**Exercise**
Every record must appear in your reply exactly as written.

**Records**
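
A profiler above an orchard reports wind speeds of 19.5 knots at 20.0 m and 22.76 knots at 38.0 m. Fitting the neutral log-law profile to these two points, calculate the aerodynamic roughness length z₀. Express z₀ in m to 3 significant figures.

Log law: V(z) ∝ ln(z/z₀). With r = V₁/V₂ = 19.5/22.76 = 0.85677,
r · ln(z₂/z₀) = ln(z₁/z₀) ⇒ ln z₀ = (ln z₁ − r·ln z₂)/(1 − r)
ln z₀ = (2.99573 − 0.85677×3.63759) / 0.14323 = -0.8436
z₀ = exp(-0.8436) = 0.4302 m

z₀ ≈ 0.430 m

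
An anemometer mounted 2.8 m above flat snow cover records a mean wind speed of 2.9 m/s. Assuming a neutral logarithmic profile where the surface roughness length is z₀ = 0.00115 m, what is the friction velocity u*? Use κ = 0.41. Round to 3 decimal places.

Log law: V(z) = (u*/κ) · ln(z/z₀) ⇒ u* = κ · V / ln(z/z₀)
u* = 0.41 × 2.9 / ln(2.8/0.00115) = 0.41 × 2.9 / 7.7976
   = 1.1890 / 7.7976 = 0.1525 m/s

u* ≈ 0.152 m/s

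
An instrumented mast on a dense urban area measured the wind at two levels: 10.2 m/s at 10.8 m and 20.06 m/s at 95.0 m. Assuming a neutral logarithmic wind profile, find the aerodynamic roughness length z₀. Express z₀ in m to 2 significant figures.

Log law: V(z) ∝ ln(z/z₀). With r = V₁/V₂ = 10.2/20.06 = 0.50847,
r · ln(z₂/z₀) = ln(z₁/z₀) ⇒ ln z₀ = (ln z₁ − r·ln z₂)/(1 − r)
ln z₀ = (2.37955 − 0.50847×4.55388) / 0.49153 = 0.1302
z₀ = exp(0.1302) = 1.139 m

z₀ ≈ 1.1 m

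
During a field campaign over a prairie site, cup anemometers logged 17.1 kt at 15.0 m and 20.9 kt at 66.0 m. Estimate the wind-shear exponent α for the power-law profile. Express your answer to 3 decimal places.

Power law: V₂/V₁ = (z₂/z₁)^α ⇒ α = ln(V₂/V₁) / ln(z₂/z₁)
α = ln(20.9/17.1) / ln(66.0/15.0) = ln(1.2222) / ln(4.4000)
  = 0.20067 / 1.48160 = 0.13544

α ≈ 0.135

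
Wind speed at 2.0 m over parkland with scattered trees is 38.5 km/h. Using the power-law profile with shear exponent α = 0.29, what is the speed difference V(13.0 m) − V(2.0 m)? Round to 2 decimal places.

Power law: V₂ = V₁ · (z₂/z₁)^α = 38.5 × (6.5000)^0.29 = 66.2530 km/h
ΔV = 66.2530 − 38.5 = 27.7530 km/h

27.75 km/h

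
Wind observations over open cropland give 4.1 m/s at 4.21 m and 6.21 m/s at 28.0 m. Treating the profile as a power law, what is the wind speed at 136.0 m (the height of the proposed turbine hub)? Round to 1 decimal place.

8.8 m/s

First find α: α = ln(V₂/V₁)/ln(z₂/z₁) = ln(6.21/4.1)/ln(28.0/4.21) = 0.41517/1.89474 = 0.2191
Extrapolate from 28.0 m to 136.0 m: V₃ = 6.21 × (136.0/28.0)^0.2191 = 6.21 × 1.4138 = 8.7799 m/s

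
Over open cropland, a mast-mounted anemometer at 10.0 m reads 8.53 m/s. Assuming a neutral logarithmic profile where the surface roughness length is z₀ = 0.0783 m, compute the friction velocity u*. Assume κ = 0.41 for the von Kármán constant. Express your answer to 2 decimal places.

Log law: V(z) = (u*/κ) · ln(z/z₀) ⇒ u* = κ · V / ln(z/z₀)
u* = 0.41 × 8.53 / ln(10.0/0.0783) = 0.41 × 8.53 / 4.8498
   = 3.4973 / 4.8498 = 0.7211 m/s

u* ≈ 0.72 m/s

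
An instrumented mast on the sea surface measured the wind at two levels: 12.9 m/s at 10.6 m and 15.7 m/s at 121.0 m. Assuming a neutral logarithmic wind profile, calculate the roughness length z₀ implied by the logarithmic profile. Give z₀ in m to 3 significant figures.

Log law: V(z) ∝ ln(z/z₀). With r = V₁/V₂ = 12.9/15.7 = 0.82166,
r · ln(z₂/z₀) = ln(z₁/z₀) ⇒ ln z₀ = (ln z₁ − r·ln z₂)/(1 − r)
ln z₀ = (2.36085 − 0.82166×4.79579) / 0.17834 = -8.8572
z₀ = exp(-8.8572) = 0.0001423 m

z₀ ≈ 0.000142 m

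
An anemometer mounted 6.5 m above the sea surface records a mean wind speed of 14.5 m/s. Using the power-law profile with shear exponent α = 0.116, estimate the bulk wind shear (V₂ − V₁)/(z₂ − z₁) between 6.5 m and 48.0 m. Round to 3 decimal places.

Power law: V₂ = V₁ · (z₂/z₁)^α = 14.5 × (7.3846)^0.116 = 18.2850 m/s
ΔV/Δz = (18.2850 − 14.5)/(48.0 − 6.5) = 3.7850/41.5000 = 0.09120 m/s/m

0.091 m/s/m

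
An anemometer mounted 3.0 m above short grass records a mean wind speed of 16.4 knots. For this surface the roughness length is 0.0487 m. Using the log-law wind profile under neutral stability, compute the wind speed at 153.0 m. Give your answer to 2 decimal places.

32.05 knots

Log law: V(z) ∝ ln(z/z₀), so V₂/V₁ = ln(z₂/z₀) / ln(z₁/z₀).
ln(153.0/0.0487) = 8.0525, ln(3.0/0.0487) = 4.1207
V₂ = 16.4 × 8.0525/4.1207 = 16.4 × 1.9542 = 32.0483 knots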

**Exercise answer**
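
A profiler above an orchard reports wind speeds of 19.5 knots at 20.0 m and 22.76 knots at 38.0 m. Fitting the neutral log-law profile to these two points, calculate the aerodynamic roughness length z₀. Express z₀ in m to 3 significant figures.

Log law: V(z) ∝ ln(z/z₀). With r = V₁/V₂ = 19.5/22.76 = 0.85677,
r · ln(z₂/z₀) = ln(z₁/z₀) ⇒ ln z₀ = (ln z₁ − r·ln z₂)/(1 − r)
ln z₀ = (2.99573 − 0.85677×3.63759) / 0.14323 = -0.8436
z₀ = exp(-0.8436) = 0.4302 m

z₀ ≈ 0.430 m

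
An anemometer mounted 2.8 m above flat snow cover records a mean wind speed of 2.9 m/s. Assuming a neutral logarithmic profile where the surface roughness length is z₀ = 0.00115 m, what is the friction velocity u*? Use κ = 0.41. Round to 3 decimal places.

Log law: V(z) = (u*/κ) · ln(z/z₀) ⇒ u* = κ · V / ln(z/z₀)
u* = 0.41 × 2.9 / ln(2.8/0.00115) = 0.41 × 2.9 / 7.7976
   = 1.1890 / 7.7976 = 0.1525 m/s

u* ≈ 0.152 m/s

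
An instrumented mast on a dense urban area measured the wind at two levels: 10.2 m/s at 10.8 m and 20.06 m/s at 95.0 m. Assuming a neutral logarithmic wind profile, find the aerodynamic roughness length z₀. Express z₀ in m to 2 significant figures.

Log law: V(z) ∝ ln(z/z₀). With r = V₁/V₂ = 10.2/20.06 = 0.50847,
r · ln(z₂/z₀) = ln(z₁/z₀) ⇒ ln z₀ = (ln z₁ − r·ln z₂)/(1 − r)
ln z₀ = (2.37955 − 0.50847×4.55388) / 0.49153 = 0.1302
z₀ = exp(0.1302) = 1.139 m

z₀ ≈ 1.1 m

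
During a field campaign over a prairie site, cup anemometers logged 17.1 kt at 15.0 m and 20.9 kt at 66.0 m. Estimate the wind-shear exponent α for the power-law profile. Express your answer to 3 decimal places.

Power law: V₂/V₁ = (z₂/z₁)^α ⇒ α = ln(V₂/V₁) / ln(z₂/z₁)
α = ln(20.9/17.1) / ln(66.0/15.0) = ln(1.2222) / ln(4.4000)
  = 0.20067 / 1.48160 = 0.13544

α ≈ 0.135

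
Wind speed at 2.0 m over parkland with scattered trees is 38.5 km/h. Using the power-law profile with shear exponent α = 0.29, what is the speed difference V(13.0 m) − V(2.0 m)? Round to 2 decimal places.

Power law: V₂ = V₁ · (z₂/z₁)^α = 38.5 × (6.5000)^0.29 = 66.2530 km/h
ΔV = 66.2530 − 38.5 = 27.7530 km/h

27.75 km/h

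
Wind observations over open cropland give 4.1 m/s at 4.21 m and 6.21 m/s at 28.0 m. Treating the profile as a power law, what is the wind speed at 136.0 m (the height of the proposed turbine hub)? Round to 1 decimal place.

8.8 m/s

First find α: α = ln(V₂/V₁)/ln(z₂/z₁) = ln(6.21/4.1)/ln(28.0/4.21) = 0.41517/1.89474 = 0.2191
Extrapolate from 28.0 m to 136.0 m: V₃ = 6.21 × (136.0/28.0)^0.2191 = 6.21 × 1.4138 = 8.7799 m/s

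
Over open cropland, a mast-mounted anemometer at 10.0 m reads 8.53 m/s. Assuming a neutral logarithmic profile where the surface roughness length is z₀ = 0.0783 m, compute the friction velocity u*. Assume κ = 0.41 for the von Kármán constant. Express your answer to 2 decimal places.

Log law: V(z) = (u*/κ) · ln(z/z₀) ⇒ u* = κ · V / ln(z/z₀)
u* = 0.41 × 8.53 / ln(10.0/0.0783) = 0.41 × 8.53 / 4.8498
   = 3.4973 / 4.8498 = 0.7211 m/s

u* ≈ 0.72 m/s

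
An instrumented mast on the sea surface measured the wind at two levels: 12.9 m/s at 10.6 m and 15.7 m/s at 121.0 m. Assuming a neutral logarithmic wind profile, calculate the roughness length z₀ implied by the logarithmic profile. Give z₀ in m to 3 significant figures.

Log law: V(z) ∝ ln(z/z₀). With r = V₁/V₂ = 12.9/15.7 = 0.82166,
r · ln(z₂/z₀) = ln(z₁/z₀) ⇒ ln z₀ = (ln z₁ − r·ln z₂)/(1 − r)
ln z₀ = (2.36085 − 0.82166×4.79579) / 0.17834 = -8.8572
z₀ = exp(-8.8572) = 0.0001423 m

z₀ ≈ 0.000142 m

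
An anemometer mounted 6.5 m above the sea surface records a mean wind speed of 14.5 m/s. Using the power-law profile with shear exponent α = 0.116, estimate the bulk wind shear (V₂ − V₁)/(z₂ − z₁) between 6.5 m and 48.0 m. Round to 3 decimal places.

Power law: V₂ = V₁ · (z₂/z₁)^α = 14.5 × (7.3846)^0.116 = 18.2850 m/s
ΔV/Δz = (18.2850 − 14.5)/(48.0 − 6.5) = 3.7850/41.5000 = 0.09120 m/s/m

0.091 m/s/m

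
An anemometer mounted 3.0 m above short grass records a mean wind speed of 16.4 knots. For this surface the roughness length is 0.0487 m. Using the log-law wind profile under neutral stability, compute the wind speed at 153.0 m. Give your answer to 2 decimal places.

32.05 knots

Log law: V(z) ∝ ln(z/z₀), so V₂/V₁ = ln(z₂/z₀) / ln(z₁/z₀).
ln(153.0/0.0487) = 8.0525, ln(3.0/0.0487) = 4.1207
V₂ = 16.4 × 8.0525/4.1207 = 16.4 × 1.9542 = 32.0483 knots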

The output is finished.